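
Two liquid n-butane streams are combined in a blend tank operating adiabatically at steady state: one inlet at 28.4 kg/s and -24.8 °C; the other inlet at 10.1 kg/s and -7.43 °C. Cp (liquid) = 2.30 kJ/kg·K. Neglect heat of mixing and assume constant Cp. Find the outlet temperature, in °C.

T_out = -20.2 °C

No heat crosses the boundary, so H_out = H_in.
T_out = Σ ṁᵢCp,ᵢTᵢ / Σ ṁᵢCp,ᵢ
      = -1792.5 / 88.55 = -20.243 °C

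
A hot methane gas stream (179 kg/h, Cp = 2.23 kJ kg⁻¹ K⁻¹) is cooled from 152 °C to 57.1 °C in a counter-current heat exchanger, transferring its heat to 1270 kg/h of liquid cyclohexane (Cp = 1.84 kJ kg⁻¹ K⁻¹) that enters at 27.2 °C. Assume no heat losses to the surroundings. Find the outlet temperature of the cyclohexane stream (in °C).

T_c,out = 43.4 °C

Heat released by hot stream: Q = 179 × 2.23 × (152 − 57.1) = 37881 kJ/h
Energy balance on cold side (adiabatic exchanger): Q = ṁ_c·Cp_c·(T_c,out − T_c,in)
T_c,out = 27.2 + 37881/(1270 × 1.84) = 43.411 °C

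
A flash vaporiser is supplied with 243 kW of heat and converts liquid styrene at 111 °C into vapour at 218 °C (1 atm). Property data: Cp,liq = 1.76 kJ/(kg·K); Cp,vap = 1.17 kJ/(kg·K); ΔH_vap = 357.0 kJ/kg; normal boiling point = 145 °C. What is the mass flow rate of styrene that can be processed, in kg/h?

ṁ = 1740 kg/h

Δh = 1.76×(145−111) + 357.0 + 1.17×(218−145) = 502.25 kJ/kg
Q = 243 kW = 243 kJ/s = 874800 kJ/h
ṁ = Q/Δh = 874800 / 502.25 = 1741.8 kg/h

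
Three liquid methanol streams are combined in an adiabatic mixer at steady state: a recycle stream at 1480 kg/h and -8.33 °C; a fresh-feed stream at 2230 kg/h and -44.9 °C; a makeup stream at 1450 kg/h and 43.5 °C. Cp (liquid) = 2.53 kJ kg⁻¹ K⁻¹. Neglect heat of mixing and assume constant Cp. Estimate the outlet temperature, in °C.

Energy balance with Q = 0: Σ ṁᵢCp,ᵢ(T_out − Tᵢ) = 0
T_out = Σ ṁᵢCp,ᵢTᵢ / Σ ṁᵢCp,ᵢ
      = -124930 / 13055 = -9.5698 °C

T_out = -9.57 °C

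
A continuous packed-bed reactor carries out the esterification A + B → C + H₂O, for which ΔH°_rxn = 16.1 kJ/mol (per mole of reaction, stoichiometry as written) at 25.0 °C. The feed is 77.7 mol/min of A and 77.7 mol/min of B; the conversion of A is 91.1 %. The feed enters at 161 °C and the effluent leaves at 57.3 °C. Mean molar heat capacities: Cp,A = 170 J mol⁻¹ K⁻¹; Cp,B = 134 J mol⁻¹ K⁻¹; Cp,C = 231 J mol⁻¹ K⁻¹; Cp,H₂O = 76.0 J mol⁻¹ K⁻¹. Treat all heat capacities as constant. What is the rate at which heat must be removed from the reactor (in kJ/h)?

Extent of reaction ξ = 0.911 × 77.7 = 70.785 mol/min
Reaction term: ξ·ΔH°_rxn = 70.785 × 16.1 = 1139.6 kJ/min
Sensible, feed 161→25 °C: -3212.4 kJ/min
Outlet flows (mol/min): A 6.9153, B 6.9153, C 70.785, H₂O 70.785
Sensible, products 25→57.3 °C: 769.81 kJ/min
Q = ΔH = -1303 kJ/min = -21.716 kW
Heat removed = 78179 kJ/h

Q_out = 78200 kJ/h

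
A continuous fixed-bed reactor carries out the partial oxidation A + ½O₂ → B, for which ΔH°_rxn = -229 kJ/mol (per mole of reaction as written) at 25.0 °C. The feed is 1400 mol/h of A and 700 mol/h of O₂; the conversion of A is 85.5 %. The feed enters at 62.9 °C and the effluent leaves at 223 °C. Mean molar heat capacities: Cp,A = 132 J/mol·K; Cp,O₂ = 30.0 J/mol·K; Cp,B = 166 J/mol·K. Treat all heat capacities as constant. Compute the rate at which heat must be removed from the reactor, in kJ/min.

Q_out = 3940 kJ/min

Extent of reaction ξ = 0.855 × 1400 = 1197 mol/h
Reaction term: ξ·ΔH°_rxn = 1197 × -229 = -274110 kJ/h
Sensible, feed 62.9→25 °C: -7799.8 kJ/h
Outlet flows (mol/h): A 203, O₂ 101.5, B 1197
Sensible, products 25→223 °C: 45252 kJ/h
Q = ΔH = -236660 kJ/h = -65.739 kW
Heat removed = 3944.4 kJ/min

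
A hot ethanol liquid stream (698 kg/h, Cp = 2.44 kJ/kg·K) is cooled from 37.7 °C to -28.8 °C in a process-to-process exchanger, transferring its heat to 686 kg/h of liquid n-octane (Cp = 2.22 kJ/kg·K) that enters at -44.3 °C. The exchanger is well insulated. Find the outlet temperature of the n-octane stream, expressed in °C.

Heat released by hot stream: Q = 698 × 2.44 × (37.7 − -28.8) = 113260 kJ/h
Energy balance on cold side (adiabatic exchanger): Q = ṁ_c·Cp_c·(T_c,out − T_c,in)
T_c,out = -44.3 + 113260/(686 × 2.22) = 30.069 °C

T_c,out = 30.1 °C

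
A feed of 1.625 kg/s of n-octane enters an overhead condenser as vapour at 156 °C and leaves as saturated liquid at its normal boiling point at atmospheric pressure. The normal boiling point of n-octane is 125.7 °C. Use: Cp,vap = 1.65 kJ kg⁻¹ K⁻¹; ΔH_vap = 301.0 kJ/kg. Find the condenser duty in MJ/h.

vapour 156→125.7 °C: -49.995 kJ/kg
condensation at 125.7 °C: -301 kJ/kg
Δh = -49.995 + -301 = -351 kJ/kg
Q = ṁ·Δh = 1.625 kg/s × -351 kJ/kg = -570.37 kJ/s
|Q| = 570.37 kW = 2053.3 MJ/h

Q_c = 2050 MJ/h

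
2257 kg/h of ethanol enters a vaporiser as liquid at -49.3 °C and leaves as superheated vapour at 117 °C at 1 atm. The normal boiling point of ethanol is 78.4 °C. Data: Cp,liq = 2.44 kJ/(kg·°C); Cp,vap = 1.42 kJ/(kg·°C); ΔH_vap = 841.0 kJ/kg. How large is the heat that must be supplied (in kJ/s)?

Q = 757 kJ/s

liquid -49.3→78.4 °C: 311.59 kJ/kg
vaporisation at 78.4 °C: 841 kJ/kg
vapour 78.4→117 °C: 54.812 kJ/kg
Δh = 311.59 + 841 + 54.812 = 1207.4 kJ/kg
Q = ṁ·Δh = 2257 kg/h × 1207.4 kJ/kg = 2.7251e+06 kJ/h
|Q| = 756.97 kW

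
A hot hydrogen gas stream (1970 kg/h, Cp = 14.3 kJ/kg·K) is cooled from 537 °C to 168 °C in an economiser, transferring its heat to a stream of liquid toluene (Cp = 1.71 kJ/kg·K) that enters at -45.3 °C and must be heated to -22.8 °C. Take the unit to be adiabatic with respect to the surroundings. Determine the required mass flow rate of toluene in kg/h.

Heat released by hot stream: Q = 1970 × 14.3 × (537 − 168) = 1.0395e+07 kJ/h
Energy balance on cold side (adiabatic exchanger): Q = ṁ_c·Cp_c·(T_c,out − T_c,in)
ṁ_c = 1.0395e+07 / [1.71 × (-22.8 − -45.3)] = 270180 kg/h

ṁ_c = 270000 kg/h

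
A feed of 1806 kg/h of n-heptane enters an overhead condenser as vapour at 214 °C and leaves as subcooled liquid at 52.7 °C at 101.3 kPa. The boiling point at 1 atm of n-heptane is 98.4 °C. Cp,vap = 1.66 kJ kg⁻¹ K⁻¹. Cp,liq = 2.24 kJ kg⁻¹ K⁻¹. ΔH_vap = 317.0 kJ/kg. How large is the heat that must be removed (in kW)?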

---

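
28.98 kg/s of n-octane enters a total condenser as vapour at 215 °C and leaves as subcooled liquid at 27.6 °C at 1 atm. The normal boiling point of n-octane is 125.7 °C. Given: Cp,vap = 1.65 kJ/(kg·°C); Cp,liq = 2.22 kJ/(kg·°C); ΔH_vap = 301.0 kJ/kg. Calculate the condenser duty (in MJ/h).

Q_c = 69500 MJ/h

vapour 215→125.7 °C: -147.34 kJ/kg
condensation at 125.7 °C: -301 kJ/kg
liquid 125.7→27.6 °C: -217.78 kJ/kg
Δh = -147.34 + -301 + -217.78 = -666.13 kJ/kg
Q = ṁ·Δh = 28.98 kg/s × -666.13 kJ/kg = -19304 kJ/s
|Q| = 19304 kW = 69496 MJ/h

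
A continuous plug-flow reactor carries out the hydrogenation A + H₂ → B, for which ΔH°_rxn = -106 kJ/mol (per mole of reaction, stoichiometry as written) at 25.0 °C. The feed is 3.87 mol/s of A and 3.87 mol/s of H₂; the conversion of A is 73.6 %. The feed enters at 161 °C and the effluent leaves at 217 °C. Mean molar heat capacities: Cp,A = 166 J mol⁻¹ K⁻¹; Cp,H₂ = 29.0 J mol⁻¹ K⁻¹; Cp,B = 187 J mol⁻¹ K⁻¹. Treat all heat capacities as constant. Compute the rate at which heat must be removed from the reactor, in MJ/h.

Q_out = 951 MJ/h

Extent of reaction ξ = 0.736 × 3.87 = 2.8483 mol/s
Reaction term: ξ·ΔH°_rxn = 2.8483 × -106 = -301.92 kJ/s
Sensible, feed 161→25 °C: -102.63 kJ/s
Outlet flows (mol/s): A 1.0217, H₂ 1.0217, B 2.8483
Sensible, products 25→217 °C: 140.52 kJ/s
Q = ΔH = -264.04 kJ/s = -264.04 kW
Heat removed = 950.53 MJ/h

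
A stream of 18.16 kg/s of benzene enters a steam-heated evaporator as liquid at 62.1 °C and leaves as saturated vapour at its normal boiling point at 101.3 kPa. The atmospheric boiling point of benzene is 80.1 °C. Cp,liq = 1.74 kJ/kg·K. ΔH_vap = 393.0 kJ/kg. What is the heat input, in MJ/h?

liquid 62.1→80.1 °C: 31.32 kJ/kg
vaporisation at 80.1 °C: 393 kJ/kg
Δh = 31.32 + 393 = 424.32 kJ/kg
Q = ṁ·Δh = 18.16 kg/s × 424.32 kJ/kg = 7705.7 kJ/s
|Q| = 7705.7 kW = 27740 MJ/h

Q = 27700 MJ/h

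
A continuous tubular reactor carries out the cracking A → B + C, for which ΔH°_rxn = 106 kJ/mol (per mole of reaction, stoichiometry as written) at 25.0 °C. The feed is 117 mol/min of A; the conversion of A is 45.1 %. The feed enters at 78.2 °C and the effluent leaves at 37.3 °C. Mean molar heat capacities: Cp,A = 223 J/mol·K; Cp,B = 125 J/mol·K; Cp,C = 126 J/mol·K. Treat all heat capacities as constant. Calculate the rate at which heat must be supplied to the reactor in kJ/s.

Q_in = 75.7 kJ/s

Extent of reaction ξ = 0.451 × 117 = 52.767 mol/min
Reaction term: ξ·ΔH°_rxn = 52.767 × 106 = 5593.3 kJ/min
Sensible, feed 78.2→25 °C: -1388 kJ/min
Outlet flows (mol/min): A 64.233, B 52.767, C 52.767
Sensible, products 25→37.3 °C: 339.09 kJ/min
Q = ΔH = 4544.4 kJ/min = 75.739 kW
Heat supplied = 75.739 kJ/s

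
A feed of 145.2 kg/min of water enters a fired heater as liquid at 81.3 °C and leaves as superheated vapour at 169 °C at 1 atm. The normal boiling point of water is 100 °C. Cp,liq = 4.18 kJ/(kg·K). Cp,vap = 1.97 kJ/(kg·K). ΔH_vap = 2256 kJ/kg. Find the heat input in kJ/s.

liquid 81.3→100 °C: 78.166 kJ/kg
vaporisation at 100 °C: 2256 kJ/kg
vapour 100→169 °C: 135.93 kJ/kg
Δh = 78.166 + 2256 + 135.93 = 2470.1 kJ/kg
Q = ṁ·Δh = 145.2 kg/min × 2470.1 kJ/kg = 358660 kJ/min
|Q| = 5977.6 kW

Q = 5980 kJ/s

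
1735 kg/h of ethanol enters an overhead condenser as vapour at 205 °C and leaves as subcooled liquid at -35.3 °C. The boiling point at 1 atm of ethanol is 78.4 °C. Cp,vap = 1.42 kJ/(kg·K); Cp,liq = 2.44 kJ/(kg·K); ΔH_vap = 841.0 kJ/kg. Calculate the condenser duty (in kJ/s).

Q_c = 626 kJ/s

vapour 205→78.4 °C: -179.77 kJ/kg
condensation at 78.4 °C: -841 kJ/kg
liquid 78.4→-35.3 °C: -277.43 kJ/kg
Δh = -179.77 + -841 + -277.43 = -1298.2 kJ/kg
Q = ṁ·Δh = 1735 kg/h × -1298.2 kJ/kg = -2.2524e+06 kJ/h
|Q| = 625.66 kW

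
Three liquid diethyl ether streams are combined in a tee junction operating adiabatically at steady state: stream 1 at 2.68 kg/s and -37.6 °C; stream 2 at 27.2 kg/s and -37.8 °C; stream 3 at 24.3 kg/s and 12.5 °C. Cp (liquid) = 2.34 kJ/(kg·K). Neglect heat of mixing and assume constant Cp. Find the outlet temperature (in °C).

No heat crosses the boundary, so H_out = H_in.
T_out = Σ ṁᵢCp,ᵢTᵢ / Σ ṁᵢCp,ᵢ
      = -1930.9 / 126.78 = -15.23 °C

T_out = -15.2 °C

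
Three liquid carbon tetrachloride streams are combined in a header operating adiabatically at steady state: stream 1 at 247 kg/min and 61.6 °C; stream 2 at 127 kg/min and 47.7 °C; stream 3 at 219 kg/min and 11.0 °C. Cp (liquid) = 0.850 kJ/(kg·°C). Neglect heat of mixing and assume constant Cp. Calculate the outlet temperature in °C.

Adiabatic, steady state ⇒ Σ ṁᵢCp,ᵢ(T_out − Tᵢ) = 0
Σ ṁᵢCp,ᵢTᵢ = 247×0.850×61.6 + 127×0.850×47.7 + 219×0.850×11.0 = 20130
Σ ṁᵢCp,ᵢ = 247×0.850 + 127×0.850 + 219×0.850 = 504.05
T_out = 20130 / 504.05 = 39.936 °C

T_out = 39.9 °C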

### Problem statement
Using the data above, repeat exactly the lines that begin at the line with "A hot hydrogen" and end at the line with "A feed of 1806", both ends included.

### Solution to the exercise
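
A hot hydrogen gas stream (1970 kg/h, Cp = 14.3 kJ/kg·K) is cooled from 537 °C to 168 °C in an economiser, transferring its heat to a stream of liquid toluene (Cp = 1.71 kJ/kg·K) that enters at -45.3 °C and must be heated to -22.8 °C. Take the unit to be adiabatic with respect to the surroundings. Determine the required mass flow rate of toluene in kg/h.

Heat released by hot stream: Q = 1970 × 14.3 × (537 − 168) = 1.0395e+07 kJ/h
Energy balance on cold side (adiabatic exchanger): Q = ṁ_c·Cp_c·(T_c,out − T_c,in)
ṁ_c = 1.0395e+07 / [1.71 × (-22.8 − -45.3)] = 270180 kg/h

ṁ_c = 270000 kg/h

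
A feed of 1806 kg/h of n-heptane enters an overhead condenser as vapour at 214 °C and leaves as subcooled liquid at 52.7 °C at 101.3 kPa. The boiling point at 1 atm of n-heptane is 98.4 °C. Cp,vap = 1.66 kJ kg⁻¹ K⁻¹. Cp,liq = 2.24 kJ kg⁻¹ K⁻¹. ΔH_vap = 317.0 kJ/kg. How large is the heat that must be removed (in kW)?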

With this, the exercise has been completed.